Stored items
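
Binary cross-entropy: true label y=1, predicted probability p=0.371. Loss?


BCE = -[y·ln(p) + (1-y)·ln(1-p)]
= -1·ln(0.371) - 0
= -ln(0.371) = 0.9916

0.9916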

Task to carry out
The records above should be given again in full, exactly as written.

Response box
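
Binary cross-entropy: true label y=1, predicted probability p=0.371. Loss?


BCE = -[y·ln(p) + (1-y)·ln(1-p)]
= -1·ln(0.371) - 0
= -ln(0.371) = 0.9916

0.9916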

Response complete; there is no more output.